== Segment start ==
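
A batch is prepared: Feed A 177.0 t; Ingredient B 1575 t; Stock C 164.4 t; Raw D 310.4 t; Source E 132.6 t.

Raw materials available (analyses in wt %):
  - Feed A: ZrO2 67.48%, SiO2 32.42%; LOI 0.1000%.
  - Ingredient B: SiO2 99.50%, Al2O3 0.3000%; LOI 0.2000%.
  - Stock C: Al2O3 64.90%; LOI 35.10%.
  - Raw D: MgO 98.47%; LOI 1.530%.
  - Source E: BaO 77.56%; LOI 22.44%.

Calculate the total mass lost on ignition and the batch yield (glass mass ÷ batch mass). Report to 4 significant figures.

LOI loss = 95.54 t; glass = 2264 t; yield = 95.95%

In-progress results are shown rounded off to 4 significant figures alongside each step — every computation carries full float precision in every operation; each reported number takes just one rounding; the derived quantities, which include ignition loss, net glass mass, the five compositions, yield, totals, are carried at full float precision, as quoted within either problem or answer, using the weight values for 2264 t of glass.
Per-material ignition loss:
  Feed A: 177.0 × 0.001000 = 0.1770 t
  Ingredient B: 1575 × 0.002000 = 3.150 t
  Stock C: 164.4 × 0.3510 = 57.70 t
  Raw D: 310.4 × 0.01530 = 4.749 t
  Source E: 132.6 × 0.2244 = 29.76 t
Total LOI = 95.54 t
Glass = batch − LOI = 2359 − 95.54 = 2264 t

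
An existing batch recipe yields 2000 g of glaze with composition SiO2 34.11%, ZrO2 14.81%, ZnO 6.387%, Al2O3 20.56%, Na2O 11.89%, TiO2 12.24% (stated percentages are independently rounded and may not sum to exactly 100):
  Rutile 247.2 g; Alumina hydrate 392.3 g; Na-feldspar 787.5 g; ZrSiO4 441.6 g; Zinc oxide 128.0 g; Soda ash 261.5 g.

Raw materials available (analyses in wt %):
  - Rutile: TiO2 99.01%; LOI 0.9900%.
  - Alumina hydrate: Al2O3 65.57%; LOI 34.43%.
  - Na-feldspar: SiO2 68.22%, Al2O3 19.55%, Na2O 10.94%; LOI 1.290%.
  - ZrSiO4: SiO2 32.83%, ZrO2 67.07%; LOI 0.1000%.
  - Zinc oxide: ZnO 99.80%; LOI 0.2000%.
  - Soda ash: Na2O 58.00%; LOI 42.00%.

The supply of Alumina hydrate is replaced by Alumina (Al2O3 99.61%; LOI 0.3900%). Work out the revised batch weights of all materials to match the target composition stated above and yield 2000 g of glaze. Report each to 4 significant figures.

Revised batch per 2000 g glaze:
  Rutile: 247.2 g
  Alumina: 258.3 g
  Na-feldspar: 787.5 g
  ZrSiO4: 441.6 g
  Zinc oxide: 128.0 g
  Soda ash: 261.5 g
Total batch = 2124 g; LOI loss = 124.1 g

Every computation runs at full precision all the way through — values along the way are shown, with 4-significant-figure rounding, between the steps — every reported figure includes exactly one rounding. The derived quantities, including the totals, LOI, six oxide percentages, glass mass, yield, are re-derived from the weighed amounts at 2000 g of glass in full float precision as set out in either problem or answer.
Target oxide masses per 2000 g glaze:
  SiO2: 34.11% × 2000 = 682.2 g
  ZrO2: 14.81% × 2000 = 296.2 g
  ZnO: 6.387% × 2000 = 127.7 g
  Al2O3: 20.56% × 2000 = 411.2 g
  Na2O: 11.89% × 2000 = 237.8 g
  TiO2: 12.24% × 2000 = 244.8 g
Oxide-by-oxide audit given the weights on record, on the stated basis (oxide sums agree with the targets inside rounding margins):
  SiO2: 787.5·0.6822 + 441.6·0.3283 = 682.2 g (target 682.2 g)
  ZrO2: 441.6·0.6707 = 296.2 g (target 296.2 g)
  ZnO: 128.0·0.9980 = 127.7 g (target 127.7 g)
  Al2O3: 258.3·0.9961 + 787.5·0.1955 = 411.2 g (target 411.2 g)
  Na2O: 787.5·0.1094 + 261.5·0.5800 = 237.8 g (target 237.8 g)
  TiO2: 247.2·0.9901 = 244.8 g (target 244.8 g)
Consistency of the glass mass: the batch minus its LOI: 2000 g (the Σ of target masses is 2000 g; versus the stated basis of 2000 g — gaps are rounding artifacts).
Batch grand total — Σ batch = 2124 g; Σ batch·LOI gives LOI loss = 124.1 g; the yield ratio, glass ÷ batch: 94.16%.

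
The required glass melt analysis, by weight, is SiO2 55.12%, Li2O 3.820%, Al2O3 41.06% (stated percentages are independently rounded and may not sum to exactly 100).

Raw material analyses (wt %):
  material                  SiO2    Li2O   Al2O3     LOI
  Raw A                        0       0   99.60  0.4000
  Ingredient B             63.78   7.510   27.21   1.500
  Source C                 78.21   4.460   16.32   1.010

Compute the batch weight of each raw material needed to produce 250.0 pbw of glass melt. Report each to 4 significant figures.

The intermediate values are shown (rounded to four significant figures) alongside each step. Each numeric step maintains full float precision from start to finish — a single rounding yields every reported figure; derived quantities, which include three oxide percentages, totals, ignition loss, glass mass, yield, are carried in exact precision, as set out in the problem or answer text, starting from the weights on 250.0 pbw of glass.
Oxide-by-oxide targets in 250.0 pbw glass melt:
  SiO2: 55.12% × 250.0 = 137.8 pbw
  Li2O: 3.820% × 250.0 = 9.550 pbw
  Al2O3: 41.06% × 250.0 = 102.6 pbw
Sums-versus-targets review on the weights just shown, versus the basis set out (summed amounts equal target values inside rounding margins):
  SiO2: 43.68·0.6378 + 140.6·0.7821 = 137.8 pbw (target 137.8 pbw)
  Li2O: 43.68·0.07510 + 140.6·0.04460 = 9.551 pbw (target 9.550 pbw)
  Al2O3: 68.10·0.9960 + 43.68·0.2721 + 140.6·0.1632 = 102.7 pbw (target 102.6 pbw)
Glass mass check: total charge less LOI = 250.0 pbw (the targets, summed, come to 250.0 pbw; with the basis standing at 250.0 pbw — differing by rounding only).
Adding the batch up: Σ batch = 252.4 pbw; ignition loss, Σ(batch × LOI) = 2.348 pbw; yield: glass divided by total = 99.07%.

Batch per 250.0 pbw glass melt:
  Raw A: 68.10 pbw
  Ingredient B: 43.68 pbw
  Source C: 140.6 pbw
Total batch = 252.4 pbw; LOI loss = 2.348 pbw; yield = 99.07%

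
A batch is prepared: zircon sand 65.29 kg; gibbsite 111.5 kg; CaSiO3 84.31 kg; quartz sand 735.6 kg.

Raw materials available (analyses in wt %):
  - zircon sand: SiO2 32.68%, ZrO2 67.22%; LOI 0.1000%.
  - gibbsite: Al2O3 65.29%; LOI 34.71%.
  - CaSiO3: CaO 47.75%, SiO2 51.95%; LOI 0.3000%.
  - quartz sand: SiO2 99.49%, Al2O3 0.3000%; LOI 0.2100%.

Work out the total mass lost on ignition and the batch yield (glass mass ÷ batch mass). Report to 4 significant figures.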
== Segment end ==
### Task details:
Each entry must be reproduced verbatim.

### Reply to the exercise:
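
A batch is prepared: Feed A 177.0 t; Ingredient B 1575 t; Stock C 164.4 t; Raw D 310.4 t; Source E 132.6 t.

Raw materials available (analyses in wt %):
  - Feed A: ZrO2 67.48%, SiO2 32.42%; LOI 0.1000%.
  - Ingredient B: SiO2 99.50%, Al2O3 0.3000%; LOI 0.2000%.
  - Stock C: Al2O3 64.90%; LOI 35.10%.
  - Raw D: MgO 98.47%; LOI 1.530%.
  - Source E: BaO 77.56%; LOI 22.44%.

Calculate the total mass lost on ignition and the batch yield (glass mass ÷ batch mass). Report to 4 significant figures.

LOI loss = 95.54 t; glass = 2264 t; yield = 95.95%

In-progress results are shown rounded off to 4 significant figures alongside each step — every computation carries full float precision in every operation; each reported number takes just one rounding; the derived quantities, which include ignition loss, net glass mass, the five compositions, yield, totals, are carried at full float precision, as quoted within either problem or answer, using the weight values for 2264 t of glass.
Per-material ignition loss:
  Feed A: 177.0 × 0.001000 = 0.1770 t
  Ingredient B: 1575 × 0.002000 = 3.150 t
  Stock C: 164.4 × 0.3510 = 57.70 t
  Raw D: 310.4 × 0.01530 = 4.749 t
  Source E: 132.6 × 0.2244 = 29.76 t
Total LOI = 95.54 t
Glass = batch − LOI = 2359 − 95.54 = 2264 t

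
An existing batch recipe yields 2000 g of glaze with composition SiO2 34.11%, ZrO2 14.81%, ZnO 6.387%, Al2O3 20.56%, Na2O 11.89%, TiO2 12.24% (stated percentages are independently rounded and may not sum to exactly 100):
  Rutile 247.2 g; Alumina hydrate 392.3 g; Na-feldspar 787.5 g; ZrSiO4 441.6 g; Zinc oxide 128.0 g; Soda ash 261.5 g.

Raw materials available (analyses in wt %):
  - Rutile: TiO2 99.01%; LOI 0.9900%.
  - Alumina hydrate: Al2O3 65.57%; LOI 34.43%.
  - Na-feldspar: SiO2 68.22%, Al2O3 19.55%, Na2O 10.94%; LOI 1.290%.
  - ZrSiO4: SiO2 32.83%, ZrO2 67.07%; LOI 0.1000%.
  - Zinc oxide: ZnO 99.80%; LOI 0.2000%.
  - Soda ash: Na2O 58.00%; LOI 42.00%.

The supply of Alumina hydrate is replaced by Alumina (Al2O3 99.61%; LOI 0.3900%). Work out the revised batch weights of all materials to match the target composition stated above and yield 2000 g of glaze. Report each to 4 significant figures.

Revised batch per 2000 g glaze:
  Rutile: 247.2 g
  Alumina: 258.3 g
  Na-feldspar: 787.5 g
  ZrSiO4: 441.6 g
  Zinc oxide: 128.0 g
  Soda ash: 261.5 g
Total batch = 2124 g; LOI loss = 124.1 g

Every computation runs at full precision all the way through — values along the way are shown, with 4-significant-figure rounding, between the steps — every reported figure includes exactly one rounding. The derived quantities, including the totals, LOI, six oxide percentages, glass mass, yield, are re-derived from the weighed amounts at 2000 g of glass in full float precision as set out in either problem or answer.
Target oxide masses per 2000 g glaze:
  SiO2: 34.11% × 2000 = 682.2 g
  ZrO2: 14.81% × 2000 = 296.2 g
  ZnO: 6.387% × 2000 = 127.7 g
  Al2O3: 20.56% × 2000 = 411.2 g
  Na2O: 11.89% × 2000 = 237.8 g
  TiO2: 12.24% × 2000 = 244.8 g
Oxide-by-oxide audit given the weights on record, on the stated basis (oxide sums agree with the targets inside rounding margins):
  SiO2: 787.5·0.6822 + 441.6·0.3283 = 682.2 g (target 682.2 g)
  ZrO2: 441.6·0.6707 = 296.2 g (target 296.2 g)
  ZnO: 128.0·0.9980 = 127.7 g (target 127.7 g)
  Al2O3: 258.3·0.9961 + 787.5·0.1955 = 411.2 g (target 411.2 g)
  Na2O: 787.5·0.1094 + 261.5·0.5800 = 237.8 g (target 237.8 g)
  TiO2: 247.2·0.9901 = 244.8 g (target 244.8 g)
Consistency of the glass mass: the batch minus its LOI: 2000 g (the Σ of target masses is 2000 g; versus the stated basis of 2000 g — gaps are rounding artifacts).
Batch grand total — Σ batch = 2124 g; Σ batch·LOI gives LOI loss = 124.1 g; the yield ratio, glass ÷ batch: 94.16%.

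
The required glass melt analysis, by weight, is SiO2 55.12%, Li2O 3.820%, Al2O3 41.06% (stated percentages are independently rounded and may not sum to exactly 100).

Raw material analyses (wt %):
  material                  SiO2    Li2O   Al2O3     LOI
  Raw A                        0       0   99.60  0.4000
  Ingredient B             63.78   7.510   27.21   1.500
  Source C                 78.21   4.460   16.32   1.010

Compute the batch weight of each raw material needed to produce 250.0 pbw of glass melt. Report each to 4 significant figures.

The intermediate values are shown (rounded to four significant figures) alongside each step. Each numeric step maintains full float precision from start to finish — a single rounding yields every reported figure; derived quantities, which include three oxide percentages, totals, ignition loss, glass mass, yield, are carried in exact precision, as set out in the problem or answer text, starting from the weights on 250.0 pbw of glass.
Oxide-by-oxide targets in 250.0 pbw glass melt:
  SiO2: 55.12% × 250.0 = 137.8 pbw
  Li2O: 3.820% × 250.0 = 9.550 pbw
  Al2O3: 41.06% × 250.0 = 102.6 pbw
Sums-versus-targets review on the weights just shown, versus the basis set out (summed amounts equal target values inside rounding margins):
  SiO2: 43.68·0.6378 + 140.6·0.7821 = 137.8 pbw (target 137.8 pbw)
  Li2O: 43.68·0.07510 + 140.6·0.04460 = 9.551 pbw (target 9.550 pbw)
  Al2O3: 68.10·0.9960 + 43.68·0.2721 + 140.6·0.1632 = 102.7 pbw (target 102.6 pbw)
Glass mass check: total charge less LOI = 250.0 pbw (the targets, summed, come to 250.0 pbw; with the basis standing at 250.0 pbw — differing by rounding only).
Adding the batch up: Σ batch = 252.4 pbw; ignition loss, Σ(batch × LOI) = 2.348 pbw; yield: glass divided by total = 99.07%.

Batch per 250.0 pbw glass melt:
  Raw A: 68.10 pbw
  Ingredient B: 43.68 pbw
  Source C: 140.6 pbw
Total batch = 252.4 pbw; LOI loss = 2.348 pbw; yield = 99.07%

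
A batch is prepared: zircon sand 65.29 kg; gibbsite 111.5 kg; CaSiO3 84.31 kg; quartz sand 735.6 kg.

Raw materials available (analyses in wt %):
  - zircon sand: SiO2 32.68%, ZrO2 67.22%; LOI 0.1000%.
  - gibbsite: Al2O3 65.29%; LOI 34.71%.
  - CaSiO3: CaO 47.75%, SiO2 51.95%; LOI 0.3000%.
  - quartz sand: SiO2 99.49%, Al2O3 0.3000%; LOI 0.2100%.

Work out the total mass lost on ignition and the batch yield (glass mass ÷ batch mass). Report to 4 significant figures.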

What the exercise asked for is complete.